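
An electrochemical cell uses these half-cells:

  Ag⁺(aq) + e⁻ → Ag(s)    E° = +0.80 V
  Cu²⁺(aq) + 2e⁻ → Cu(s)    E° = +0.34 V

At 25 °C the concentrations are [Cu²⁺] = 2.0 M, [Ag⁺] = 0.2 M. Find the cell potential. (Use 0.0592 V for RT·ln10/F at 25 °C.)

0.410 V

The Ag⁺/Ag couple has the higher reduction potential and acts as the cathode, so E°_cell = +0.80 − (+0.34) = 0.46 V.
Balancing electrons gives n = 2; the reaction quotient is Q = [Cu²⁺]/[Ag⁺]^2 = 50.0.
At 25 °C, E = E° − (0.0592/n) log Q = 0.46 − (0.0592/2)(1.699) = 0.460 − 0.050 = 0.410 V.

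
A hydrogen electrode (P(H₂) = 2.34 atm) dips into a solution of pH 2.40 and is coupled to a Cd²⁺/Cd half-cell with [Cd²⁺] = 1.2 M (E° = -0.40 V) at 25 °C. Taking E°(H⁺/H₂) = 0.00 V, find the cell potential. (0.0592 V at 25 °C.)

0.24 V

The hydrogen couple is the cathode, so E°_cell = 0.40 V; n = 2.
[H⁺] = 10^(−2.40) = 0.0040 M, and Q = [Cd²⁺]·P(H₂) / [H⁺]^2 = 1.77 × 10^5.
E = E° − (0.0592/2) log Q = 0.40 − (0.0592/2)(5.248) = 0.245 V.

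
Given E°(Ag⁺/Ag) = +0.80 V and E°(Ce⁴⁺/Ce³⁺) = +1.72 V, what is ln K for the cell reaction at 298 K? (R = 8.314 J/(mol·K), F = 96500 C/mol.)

E°_cell = +1.72 − (+0.80) = 0.92 V, with n = 1 electron transferred.
At equilibrium E = 0, so the Nernst equation gives ln K = nFE°/RT = (1)(96500)(0.92)/((8.314)(298)) = 35.83.

ln K = 35.8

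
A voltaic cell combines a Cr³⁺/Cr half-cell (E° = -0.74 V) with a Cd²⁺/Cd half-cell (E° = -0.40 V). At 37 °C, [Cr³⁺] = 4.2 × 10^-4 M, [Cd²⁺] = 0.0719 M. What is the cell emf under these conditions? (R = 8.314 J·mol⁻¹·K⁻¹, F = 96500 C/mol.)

0.374 V

The Cd²⁺/Cd couple has the higher reduction potential and acts as the cathode, so E°_cell = -0.40 − (-0.74) = 0.34 V.
Balancing electrons gives n = 6; the reaction quotient is Q = [Cr³⁺]^2/[Cd²⁺]^3 = 4.75 × 10^-4.
E = E° − (RT/nF) ln Q = 0.34 − (8.314×310)/(6×96500) × (-7.653) = 0.340 + 0.034 = 0.374 V.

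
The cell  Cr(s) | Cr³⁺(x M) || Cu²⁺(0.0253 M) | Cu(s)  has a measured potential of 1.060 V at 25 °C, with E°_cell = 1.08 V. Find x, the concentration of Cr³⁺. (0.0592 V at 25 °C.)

0.042 M

From the Nernst equation, log Q = n(E° − E)/0.0592 = 6(1.08 − 1.060)/0.0592 = 2.027, so Q = 106.
With Q = [Cr³⁺]^2/[Cu²⁺]^3 and the known concentrations, [Cr³⁺]^2 in the numerator gives [Cr³⁺] = 0.042 M.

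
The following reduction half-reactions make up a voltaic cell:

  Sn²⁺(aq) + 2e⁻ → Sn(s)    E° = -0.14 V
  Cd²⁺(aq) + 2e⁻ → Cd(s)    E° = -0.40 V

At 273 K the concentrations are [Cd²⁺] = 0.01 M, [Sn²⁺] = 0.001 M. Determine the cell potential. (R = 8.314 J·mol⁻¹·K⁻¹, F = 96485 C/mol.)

0.233 V

The Sn²⁺/Sn couple has the higher reduction potential and acts as the cathode, so E°_cell = -0.14 − (-0.40) = 0.26 V.
Balancing electrons gives n = 2; the reaction quotient is Q = [Cd²⁺]/[Sn²⁺] = 10.0.
E = E° − (RT/nF) ln Q = 0.26 − (8.314×273)/(2×96485) × (2.303) = 0.260 − 0.027 = 0.233 V.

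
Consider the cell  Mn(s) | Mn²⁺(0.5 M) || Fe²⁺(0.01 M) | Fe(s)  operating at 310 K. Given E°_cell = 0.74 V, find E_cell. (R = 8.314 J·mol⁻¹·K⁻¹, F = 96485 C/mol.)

Balancing electrons gives n = 2; the reaction quotient is Q = [Mn²⁺]/[Fe²⁺] = 50.0.
E = E° − (RT/nF) ln Q = 0.74 − (8.314×310)/(2×96485) × (3.912) = 0.740 − 0.052 = 0.688 V.

0.688 V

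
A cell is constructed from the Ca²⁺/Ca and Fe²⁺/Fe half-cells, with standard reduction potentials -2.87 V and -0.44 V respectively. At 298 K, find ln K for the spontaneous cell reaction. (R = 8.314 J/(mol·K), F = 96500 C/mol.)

E°_cell = -0.44 − (-2.87) = 2.43 V, with n = 2 electrons transferred.
At equilibrium E = 0, so the Nernst equation gives ln K = nFE°/RT = (2)(96500)(2.43)/((8.314)(298)) = 189.29.

ln K = 189.3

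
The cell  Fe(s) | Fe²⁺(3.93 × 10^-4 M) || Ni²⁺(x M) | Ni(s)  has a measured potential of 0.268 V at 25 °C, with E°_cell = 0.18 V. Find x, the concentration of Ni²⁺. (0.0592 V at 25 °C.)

From the Nernst equation, log Q = n(E° − E)/0.0592 = 2(0.18 − 0.268)/0.0592 = -2.973, so Q = 0.00106.
With Q = [Fe²⁺]/[Ni²⁺] and the known concentrations, [Ni²⁺] in the denominator gives [Ni²⁺] = 0.37 M.

0.37 M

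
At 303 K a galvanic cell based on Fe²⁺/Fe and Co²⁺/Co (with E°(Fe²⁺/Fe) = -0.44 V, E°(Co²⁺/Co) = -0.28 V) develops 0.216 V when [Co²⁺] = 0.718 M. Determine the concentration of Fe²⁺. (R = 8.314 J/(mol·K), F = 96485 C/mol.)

From the Nernst equation, ln Q = nF(E° − E)/RT = 2×96485×(0.16 − 0.216)/(8.314×303) = -4.290, so Q = 0.0137.
With Q = [Fe²⁺]/[Co²⁺] and the known concentrations, [Fe²⁺] in the numerator gives [Fe²⁺] = 0.0098 M.

0.0098 M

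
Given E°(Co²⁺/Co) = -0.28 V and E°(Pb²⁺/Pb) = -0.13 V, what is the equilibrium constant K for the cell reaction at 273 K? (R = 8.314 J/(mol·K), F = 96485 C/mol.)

3.5 × 10^5

E°_cell = -0.13 − (-0.28) = 0.15 V, with n = 2 electrons transferred.
At equilibrium E = 0, so the Nernst equation gives ln K = nFE°/RT = (2)(96485)(0.15)/((8.314)(273)) = 12.75.
K = e^12.75 = 3.5 × 10^5.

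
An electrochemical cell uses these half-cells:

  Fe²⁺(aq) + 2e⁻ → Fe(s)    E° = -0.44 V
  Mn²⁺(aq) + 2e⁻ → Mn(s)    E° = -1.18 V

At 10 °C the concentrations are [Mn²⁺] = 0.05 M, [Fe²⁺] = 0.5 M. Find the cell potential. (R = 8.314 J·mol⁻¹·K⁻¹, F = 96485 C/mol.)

0.768 V

The Fe²⁺/Fe couple has the higher reduction potential and acts as the cathode, so E°_cell = -0.44 − (-1.18) = 0.74 V.
Balancing electrons gives n = 2; the reaction quotient is Q = [Mn²⁺]/[Fe²⁺] = 0.100.
E = E° − (RT/nF) ln Q = 0.74 − (8.314×283)/(2×96485) × (-2.303) = 0.740 + 0.028 = 0.768 V.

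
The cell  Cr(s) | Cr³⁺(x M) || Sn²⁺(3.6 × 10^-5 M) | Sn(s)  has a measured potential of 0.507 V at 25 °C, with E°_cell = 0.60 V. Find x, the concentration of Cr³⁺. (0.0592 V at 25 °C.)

From the Nernst equation, log Q = n(E° − E)/0.0592 = 6(0.60 − 0.507)/0.0592 = 9.426, so Q = 2.66 × 10^9.
With Q = [Cr³⁺]^2/[Sn²⁺]^3 and the known concentrations, [Cr³⁺]^2 in the numerator gives [Cr³⁺] = 0.011 M.

0.011 M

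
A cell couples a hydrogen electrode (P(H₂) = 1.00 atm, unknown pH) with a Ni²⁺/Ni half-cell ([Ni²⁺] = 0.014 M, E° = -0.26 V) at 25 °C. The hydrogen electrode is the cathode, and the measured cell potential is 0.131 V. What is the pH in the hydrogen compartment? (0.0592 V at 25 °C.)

E°_cell = 0.26 V and n = 2.
log Q = n(E° − E)/0.0592 = 2×(0.26 − 0.131)/0.0592 = 4.358.
With Q = [Ni²⁺]·P(H₂) / [H⁺]^2, solving for [H⁺] gives log[H⁺] = -3.106, so pH = 3.11.

pH = 3.11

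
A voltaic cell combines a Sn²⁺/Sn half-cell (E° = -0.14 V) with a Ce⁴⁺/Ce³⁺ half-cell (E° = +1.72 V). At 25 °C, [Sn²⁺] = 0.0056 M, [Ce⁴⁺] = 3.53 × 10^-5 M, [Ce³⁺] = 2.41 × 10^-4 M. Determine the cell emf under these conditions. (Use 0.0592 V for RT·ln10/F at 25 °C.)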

○ ○ ○ ○ ○

#### Exercise:
Could you please copy the lines of the listing above exactly, from its first line through the line bearing "Cu²⁺(aq) + 2e⁻", and nothing more?

#### The completed task:
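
An electrochemical cell uses these half-cells:

  Ag⁺(aq) + e⁻ → Ag(s)    E° = +0.80 V
  Cu²⁺(aq) + 2e⁻ → Cu(s)    E° = +0.34 V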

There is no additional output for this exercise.